**TASK ITEM:** Could you copy every line of the data that contains the word "configurations"?

*** Opening MATERIAL PROVIDED ***

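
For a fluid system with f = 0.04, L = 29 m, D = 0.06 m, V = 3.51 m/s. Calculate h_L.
Formula: h_L = f \frac{L}{D} \frac{V^2}{2g}
h_L = 0.04·(29/0.06)·3.51²/(2·9.81) = 12.14 m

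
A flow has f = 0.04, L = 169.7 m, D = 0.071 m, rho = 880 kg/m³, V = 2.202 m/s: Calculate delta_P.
Formula: \Delta P = f \frac{L}{D} \frac{\rho V^2}{2}
delta_P = 0.04·(169.7/0.071)·0.5·880·2.202²/1000 = 204 kPa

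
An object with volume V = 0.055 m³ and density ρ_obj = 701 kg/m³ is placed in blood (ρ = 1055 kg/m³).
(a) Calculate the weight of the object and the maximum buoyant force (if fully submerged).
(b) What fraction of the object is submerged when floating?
(a) W=rho_obj*g*V=701*9.81*0.055=378.2 N; F_B(max)=rho*g*V=1055*9.81*0.055=569.2 N
(b) Floating fraction=rho_obj/rho=701/1055=0.664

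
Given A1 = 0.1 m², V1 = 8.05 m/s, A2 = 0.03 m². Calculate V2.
Formula: V_2 = \frac{A_1 V_1}{A_2}
V2 = 0.1·8.05/0.03 = 26.83 m/s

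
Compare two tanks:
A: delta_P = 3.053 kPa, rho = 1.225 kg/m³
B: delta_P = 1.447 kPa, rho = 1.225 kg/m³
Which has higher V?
V(A) = 70.6 m/s, V(B) = 48.61 m/s. Answer: A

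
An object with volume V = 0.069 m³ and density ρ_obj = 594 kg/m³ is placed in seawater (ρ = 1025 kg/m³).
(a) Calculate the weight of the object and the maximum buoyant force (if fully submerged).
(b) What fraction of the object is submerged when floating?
(a) W=rho_obj*g*V=594*9.81*0.069=402.1 N; F_B(max)=rho*g*V=1025*9.81*0.069=693.8 N
(b) Floating fraction=rho_obj/rho=594/1025=0.580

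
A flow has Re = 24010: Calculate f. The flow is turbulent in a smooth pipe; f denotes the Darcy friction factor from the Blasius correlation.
Formula: f = \frac{0.316}{Re^{0.25}}
f = 0.316/24010^0.25 = 0.02539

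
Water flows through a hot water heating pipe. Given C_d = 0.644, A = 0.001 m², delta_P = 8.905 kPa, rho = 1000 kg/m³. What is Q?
Formula: Q = C_d A \sqrt{\frac{2 \Delta P}{\rho}}
Q = 0.644·0.001·√(2·(8.905·1000)/1000)·1000 = 2.718 L/s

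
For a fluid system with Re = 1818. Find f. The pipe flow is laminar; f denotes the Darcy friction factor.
Formula: f = \frac{64}{Re}
f = 64/1818 = 0.0352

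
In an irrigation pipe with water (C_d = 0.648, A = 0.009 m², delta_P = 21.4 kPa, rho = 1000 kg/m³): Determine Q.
Formula: Q = C_d A \sqrt{\frac{2 \Delta P}{\rho}}
Q = 0.648·0.009·√(2·(21.4·1000)/1000)·1000 = 38.15 L/s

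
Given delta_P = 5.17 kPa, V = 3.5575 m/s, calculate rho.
Formula: V = \sqrt{\frac{2 \Delta P}{\rho}}
Substituting knowns: 3.5575 = √(2·(5.17·1000)/rho)
Solving for rho: rho = 2·(5.17·1000)/3.5575² = 817 kg/m³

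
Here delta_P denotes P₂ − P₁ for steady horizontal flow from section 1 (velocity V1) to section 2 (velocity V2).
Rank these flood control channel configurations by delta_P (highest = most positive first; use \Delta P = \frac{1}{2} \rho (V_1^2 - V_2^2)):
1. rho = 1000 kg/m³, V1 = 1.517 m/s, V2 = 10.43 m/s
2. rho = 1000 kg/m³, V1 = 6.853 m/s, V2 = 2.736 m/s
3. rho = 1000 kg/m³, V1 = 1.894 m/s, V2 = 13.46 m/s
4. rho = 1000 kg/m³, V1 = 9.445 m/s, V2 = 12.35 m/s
Case 1: delta_P = -53.24 kPa
Case 2: delta_P = 19.74 kPa
Case 3: delta_P = -88.79 kPa
Case 4: delta_P = -31.66 kPa
Ranking (highest first): 2, 4, 1, 3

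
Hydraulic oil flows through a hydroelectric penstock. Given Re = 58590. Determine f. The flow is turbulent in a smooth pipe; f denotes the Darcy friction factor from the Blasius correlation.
Formula: f = \frac{0.316}{Re^{0.25}}
f = 0.316/58590^0.25 = 0.02031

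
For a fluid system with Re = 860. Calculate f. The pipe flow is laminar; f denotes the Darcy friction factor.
Formula: f = \frac{64}{Re}
f = 64/860 = 0.07442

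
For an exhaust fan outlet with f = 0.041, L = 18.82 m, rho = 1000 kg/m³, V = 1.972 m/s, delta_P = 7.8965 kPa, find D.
Formula: \Delta P = f \frac{L}{D} \frac{\rho V^2}{2}
Substituting knowns: 7.8965 = 0.041·(18.82/D)·0.5·1000·1.972²/1000
Solving for D: D = 0.041·18.82·0.5·1000·1.972²/(7.8965·1000) = 0.19 m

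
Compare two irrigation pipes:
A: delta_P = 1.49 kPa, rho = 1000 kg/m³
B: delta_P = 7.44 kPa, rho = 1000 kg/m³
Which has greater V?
V(A) = 1.726 m/s, V(B) = 3.857 m/s. Answer: B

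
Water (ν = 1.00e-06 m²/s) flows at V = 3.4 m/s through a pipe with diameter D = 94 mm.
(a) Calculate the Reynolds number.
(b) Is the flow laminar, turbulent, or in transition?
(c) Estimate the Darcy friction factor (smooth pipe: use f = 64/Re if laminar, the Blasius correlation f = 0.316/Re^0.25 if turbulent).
(a) Re = V·D/ν = 3.4·0.094/1.00e-06 = 319600
(b) Flow regime: turbulent (Re > 4000)
(c) Friction factor: f = 0.316/Re^0.25 = 0.316/319600^0.25 = 0.01329 (Blasius is strictly valid for Re ≲ 1e5; used here as the smooth-pipe estimate the problem specifies)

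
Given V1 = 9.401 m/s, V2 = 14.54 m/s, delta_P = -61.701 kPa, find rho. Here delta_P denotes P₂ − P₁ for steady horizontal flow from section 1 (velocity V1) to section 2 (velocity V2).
Formula: \Delta P = \frac{1}{2} \rho (V_1^2 - V_2^2)
Substituting knowns: -61.701 = 0.5·rho·(9.401² − 14.54²)/1000
Solving for rho: rho = 2·(-61.701·1000)/(9.401² − 14.54²) = 1003 kg/m³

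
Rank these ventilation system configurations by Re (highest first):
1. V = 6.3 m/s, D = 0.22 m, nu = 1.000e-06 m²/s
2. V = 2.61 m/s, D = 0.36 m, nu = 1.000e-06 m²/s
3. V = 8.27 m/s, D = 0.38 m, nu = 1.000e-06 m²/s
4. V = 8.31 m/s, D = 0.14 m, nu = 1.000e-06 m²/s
Case 1: Re = 1.386e+06
Case 2: Re = 939600
Case 3: Re = 3.143e+06
Case 4: Re = 1.163e+06
Ranking (highest first): 3, 1, 4, 2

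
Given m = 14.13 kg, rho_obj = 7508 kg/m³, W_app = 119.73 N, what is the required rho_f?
Formula: W_{app} = mg\left(1 - \frac{\rho_f}{\rho_{obj}}\right)
Substituting knowns: 119.73 = 14.13·9.81·(1 − rho_f/7508)
Solving for rho_f: rho_f = 7508·(1 − 119.73/(14.13·9.81)) = 1023 kg/m³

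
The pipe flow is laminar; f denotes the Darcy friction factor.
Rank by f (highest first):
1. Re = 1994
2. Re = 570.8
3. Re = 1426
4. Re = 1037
Case 1: f = 0.0321
Case 2: f = 0.1121
Case 3: f = 0.04488
Case 4: f = 0.06172
Ranking (highest first): 2, 4, 3, 1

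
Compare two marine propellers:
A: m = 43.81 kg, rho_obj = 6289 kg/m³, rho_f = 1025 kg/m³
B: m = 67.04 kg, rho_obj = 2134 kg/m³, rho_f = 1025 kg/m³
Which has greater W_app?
W_app(A) = 359.7 N, W_app(B) = 341.8 N. Answer: A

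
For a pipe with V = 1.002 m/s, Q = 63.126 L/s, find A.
Formula: Q = A V
Substituting knowns: 63.126 = A·1.002·1000
Solving for A: A = (63.126/1000)/1.002 = 0.063 m²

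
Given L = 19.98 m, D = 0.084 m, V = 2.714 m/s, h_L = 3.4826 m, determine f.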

*** Closing MATERIAL PROVIDED ***

**TASK RESULT:**
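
Rank these flood control channel configurations by delta_P (highest = most positive first; use \Delta P = \frac{1}{2} \rho (V_1^2 - V_2^2)):
Rank these ventilation system configurations by Re (highest first):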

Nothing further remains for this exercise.